* [TASK INSTRUCTIONS]
Using the material below, set down only the line containing "Flint: Slot 4" and the lines after it, unchanged.

* [MATERIAL PROVIDED]

*** Begin section ***

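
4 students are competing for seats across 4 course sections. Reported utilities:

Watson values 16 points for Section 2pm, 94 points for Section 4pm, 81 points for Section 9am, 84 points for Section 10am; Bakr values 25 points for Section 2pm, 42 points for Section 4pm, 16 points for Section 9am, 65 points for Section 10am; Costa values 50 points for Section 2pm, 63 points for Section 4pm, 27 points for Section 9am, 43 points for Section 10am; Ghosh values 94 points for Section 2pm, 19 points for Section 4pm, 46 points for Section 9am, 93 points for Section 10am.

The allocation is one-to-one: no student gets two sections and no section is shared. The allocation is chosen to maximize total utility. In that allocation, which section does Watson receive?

Watson receives Section 9am.

Optimal: Watson→Section 9am (81 points), Bakr→Section 10am (65 points), Costa→Section 4pm (63 points), Ghosh→Section 2pm (94 points) — total 81+65+63+94 = 303 points.
Column-greedy (each section in turn goes to its best remaining student) gives 280 points, worse by 23.
Watson's own top section is Section 4pm (94 points), but forcing Watson→Section 4pm and reassigning the rest optimally gives only 280 points — worse by 23.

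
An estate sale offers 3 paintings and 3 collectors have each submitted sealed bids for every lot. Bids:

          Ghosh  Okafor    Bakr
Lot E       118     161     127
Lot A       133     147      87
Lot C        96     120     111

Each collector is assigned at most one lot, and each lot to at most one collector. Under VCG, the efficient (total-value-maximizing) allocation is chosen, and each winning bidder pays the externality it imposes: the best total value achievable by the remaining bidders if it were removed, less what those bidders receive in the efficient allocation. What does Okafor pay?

Efficient allocation: Ghosh→Lot A ($133), Okafor→Lot E ($161), Bakr→Lot C ($111); total welfare W = $405.
Okafor receives Lot E at value $161, so the others get W − 161 = $244.
Without Okafor: best allocation of the remaining 2 bidders over all 3 lots is Ghosh→Lot A ($133), Bakr→Lot E ($127), total $260.
VCG payment = (others' best without Okafor) − (others' welfare with Okafor) = 260 − 244 = $16.

Okafor pays $16.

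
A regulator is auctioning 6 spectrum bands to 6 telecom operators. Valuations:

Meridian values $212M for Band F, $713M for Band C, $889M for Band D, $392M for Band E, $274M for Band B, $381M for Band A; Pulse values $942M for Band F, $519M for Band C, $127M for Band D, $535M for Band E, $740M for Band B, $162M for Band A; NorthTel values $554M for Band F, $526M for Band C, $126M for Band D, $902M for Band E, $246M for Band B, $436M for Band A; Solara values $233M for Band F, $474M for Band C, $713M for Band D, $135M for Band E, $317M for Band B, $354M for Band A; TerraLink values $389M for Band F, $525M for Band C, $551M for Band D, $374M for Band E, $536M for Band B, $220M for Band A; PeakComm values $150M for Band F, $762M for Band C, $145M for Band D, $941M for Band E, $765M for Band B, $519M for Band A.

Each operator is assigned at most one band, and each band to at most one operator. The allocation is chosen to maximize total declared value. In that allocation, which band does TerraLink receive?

TerraLink receives Band B.

Optimal: Meridian→Band D ($889M), Pulse→Band F ($942M), NorthTel→Band E ($902M), Solara→Band A ($354M), TerraLink→Band B ($536M), PeakComm→Band C ($762M) — total 889+942+902+354+536+762 = $4385M.
Row-greedy (each operator in turn takes its best remaining band) gives $4262M, worse by 123.
TerraLink's own top band is Band D ($551M), but forcing TerraLink→Band D and reassigning the rest optimally gives only $4227M — worse by 158.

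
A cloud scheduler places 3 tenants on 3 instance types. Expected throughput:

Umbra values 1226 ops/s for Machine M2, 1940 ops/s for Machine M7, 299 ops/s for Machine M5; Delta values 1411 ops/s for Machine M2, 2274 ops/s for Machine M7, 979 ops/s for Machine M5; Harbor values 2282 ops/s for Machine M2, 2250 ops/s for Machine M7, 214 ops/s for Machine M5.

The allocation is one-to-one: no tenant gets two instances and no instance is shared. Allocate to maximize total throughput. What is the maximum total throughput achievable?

This is a one-to-one assignment (maximum-weight bipartite matching).
Optimal: Umbra→Machine M7 (1940 ops/s), Delta→Machine M5 (979 ops/s), Harbor→Machine M2 (2282 ops/s) — total 1940+979+2282 = 5201 ops/s.
Max-entry greedy (repeatedly take the single best remaining cell) gives 4855 ops/s, worse by 346.

Maximum total: 5201 ops/s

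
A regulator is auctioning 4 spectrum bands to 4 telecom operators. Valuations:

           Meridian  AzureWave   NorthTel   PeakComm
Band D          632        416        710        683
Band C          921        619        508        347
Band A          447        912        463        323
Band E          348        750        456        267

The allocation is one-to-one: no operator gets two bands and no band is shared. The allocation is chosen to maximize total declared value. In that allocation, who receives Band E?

NorthTel receives Band E.

Optimal: Meridian→Band C ($921M), AzureWave→Band A ($912M), NorthTel→Band E ($456M), PeakComm→Band D ($683M) — total 921+912+456+683 = $2972M.
Column-greedy (each band in turn goes to its best remaining operator) gives $2810M, worse by 162.
Next-best assignment: Meridian→Band C, AzureWave→Band E, NorthTel→Band A, PeakComm→Band D = $2817M.
Swapping AzureWave↔PeakComm (AzureWave→Band D $416M, PeakComm→Band A $323M) loses 856.
Every other assignment is strictly worse.
NorthTel's own top band is Band D ($710M), but forcing NorthTel→Band D and reassigning the rest optimally gives only $2810M — worse by 162.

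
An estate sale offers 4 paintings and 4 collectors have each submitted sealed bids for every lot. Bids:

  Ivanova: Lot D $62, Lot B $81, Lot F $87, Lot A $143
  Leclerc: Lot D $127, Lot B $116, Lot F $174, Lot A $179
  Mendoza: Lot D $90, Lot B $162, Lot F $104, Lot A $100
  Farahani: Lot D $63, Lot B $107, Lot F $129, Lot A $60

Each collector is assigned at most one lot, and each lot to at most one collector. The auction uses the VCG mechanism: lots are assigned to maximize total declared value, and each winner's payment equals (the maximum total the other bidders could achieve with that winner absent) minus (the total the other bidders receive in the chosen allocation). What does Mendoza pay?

Mendoza pays $25.

Efficient allocation: Ivanova→Lot A ($143), Leclerc→Lot D ($127), Mendoza→Lot B ($162), Farahani→Lot F ($129); total welfare W = $561.
Mendoza receives Lot B at value $162, so the others get W − 162 = $399.
Without Mendoza: best allocation of the remaining 3 bidders over all 4 lots is Ivanova→Lot A ($143), Leclerc→Lot F ($174), Farahani→Lot B ($107), total $424.
VCG payment = (others' best without Mendoza) − (others' welfare with Mendoza) = 424 − 399 = $25.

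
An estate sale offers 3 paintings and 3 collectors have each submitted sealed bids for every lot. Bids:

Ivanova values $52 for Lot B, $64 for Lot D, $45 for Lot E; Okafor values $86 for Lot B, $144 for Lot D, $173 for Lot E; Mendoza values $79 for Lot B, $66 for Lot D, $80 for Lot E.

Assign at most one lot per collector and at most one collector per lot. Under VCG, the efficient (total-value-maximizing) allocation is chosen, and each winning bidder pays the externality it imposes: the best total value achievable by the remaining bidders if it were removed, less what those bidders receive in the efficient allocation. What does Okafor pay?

Efficient allocation: Ivanova→Lot D ($64), Okafor→Lot E ($173), Mendoza→Lot B ($79); total welfare W = $316.
Okafor receives Lot E at value $173, so the others get W − 173 = $143.
Without Okafor: best allocation of the remaining 2 bidders over all 3 lots is Ivanova→Lot D ($64), Mendoza→Lot E ($80), total $144.
VCG payment = (others' best without Okafor) − (others' welfare with Okafor) = 144 − 143 = $1.

Okafor pays $1.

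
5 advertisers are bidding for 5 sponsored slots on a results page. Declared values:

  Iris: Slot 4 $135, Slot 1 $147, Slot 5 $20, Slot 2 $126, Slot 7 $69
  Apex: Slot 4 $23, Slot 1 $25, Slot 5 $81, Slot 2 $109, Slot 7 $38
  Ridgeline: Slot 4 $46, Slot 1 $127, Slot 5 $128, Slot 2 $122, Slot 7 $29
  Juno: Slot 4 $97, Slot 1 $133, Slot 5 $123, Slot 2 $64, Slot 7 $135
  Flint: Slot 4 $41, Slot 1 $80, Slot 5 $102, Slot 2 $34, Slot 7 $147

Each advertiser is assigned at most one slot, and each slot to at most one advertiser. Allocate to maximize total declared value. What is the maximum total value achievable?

Maximum total: $652

Optimal: Iris→Slot 4 ($135), Apex→Slot 2 ($109), Ridgeline→Slot 5 ($128), Juno→Slot 1 ($133), Flint→Slot 7 ($147) — total 135+109+128+133+147 = $652.
Max-entry greedy (repeatedly take the single best remaining cell) gives $628, worse by 24.
Swapping Apex↔Flint (Apex→Slot 7 $38, Flint→Slot 2 $34) loses 184.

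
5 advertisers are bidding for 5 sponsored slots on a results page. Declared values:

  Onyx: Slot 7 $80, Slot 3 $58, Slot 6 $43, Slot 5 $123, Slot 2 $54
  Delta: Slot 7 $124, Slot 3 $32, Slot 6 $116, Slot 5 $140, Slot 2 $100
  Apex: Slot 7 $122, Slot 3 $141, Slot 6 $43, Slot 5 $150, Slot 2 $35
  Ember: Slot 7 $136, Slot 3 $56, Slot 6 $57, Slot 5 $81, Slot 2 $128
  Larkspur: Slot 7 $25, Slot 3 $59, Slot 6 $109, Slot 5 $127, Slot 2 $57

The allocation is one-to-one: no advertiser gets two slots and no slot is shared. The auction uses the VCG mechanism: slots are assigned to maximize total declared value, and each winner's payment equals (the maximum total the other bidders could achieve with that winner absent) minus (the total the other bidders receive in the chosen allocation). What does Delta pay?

Delta pays $8.

Efficient allocation: Onyx→Slot 5 ($123), Delta→Slot 7 ($124), Apex→Slot 3 ($141), Ember→Slot 2 ($128), Larkspur→Slot 6 ($109); total welfare W = $625.
Delta receives Slot 7 at value $124, so the others get W − 124 = $501.
Without Delta: best allocation of the remaining 4 bidders over all 5 slots is Onyx→Slot 5 ($123), Apex→Slot 3 ($141), Ember→Slot 7 ($136), Larkspur→Slot 6 ($109), total $509.
VCG payment = (others' best without Delta) − (others' welfare with Delta) = 509 − 501 = $8.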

*** End section ***

* [PROBLEM SOLUTION]
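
  Flint: Slot 4 $41, Slot 1 $80, Slot 5 $102, Slot 2 $34, Slot 7 $147

Each advertiser is assigned at most one slot, and each slot to at most one advertiser. Allocate to maximize total declared value. What is the maximum total value achievable?

Maximum total: $652

Optimal: Iris→Slot 4 ($135), Apex→Slot 2 ($109), Ridgeline→Slot 5 ($128), Juno→Slot 1 ($133), Flint→Slot 7 ($147) — total 135+109+128+133+147 = $652.
Max-entry greedy (repeatedly take the single best remaining cell) gives $628, worse by 24.
Swapping Apex↔Flint (Apex→Slot 7 $38, Flint→Slot 2 $34) loses 184.

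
5 advertisers are bidding for 5 sponsored slots on a results page. Declared values:

  Onyx: Slot 7 $80, Slot 3 $58, Slot 6 $43, Slot 5 $123, Slot 2 $54
  Delta: Slot 7 $124, Slot 3 $32, Slot 6 $116, Slot 5 $140, Slot 2 $100
  Apex: Slot 7 $122, Slot 3 $141, Slot 6 $43, Slot 5 $150, Slot 2 $35
  Ember: Slot 7 $136, Slot 3 $56, Slot 6 $57, Slot 5 $81, Slot 2 $128
  Larkspur: Slot 7 $25, Slot 3 $59, Slot 6 $109, Slot 5 $127, Slot 2 $57

The allocation is one-to-one: no advertiser gets two slots and no slot is shared. The auction uses the VCG mechanism: slots are assigned to maximize total declared value, and each winner's payment equals (the maximum total the other bidders could achieve with that winner absent) minus (the total the other bidders receive in the chosen allocation). What does Delta pay?

Delta pays $8.

Efficient allocation: Onyx→Slot 5 ($123), Delta→Slot 7 ($124), Apex→Slot 3 ($141), Ember→Slot 2 ($128), Larkspur→Slot 6 ($109); total welfare W = $625.
Delta receives Slot 7 at value $124, so the others get W − 124 = $501.
Without Delta: best allocation of the remaining 4 bidders over all 5 slots is Onyx→Slot 5 ($123), Apex→Slot 3 ($141), Ember→Slot 7 ($136), Larkspur→Slot 6 ($109), total $509.
VCG payment = (others' best without Delta) − (others' welfare with Delta) = 509 − 501 = $8.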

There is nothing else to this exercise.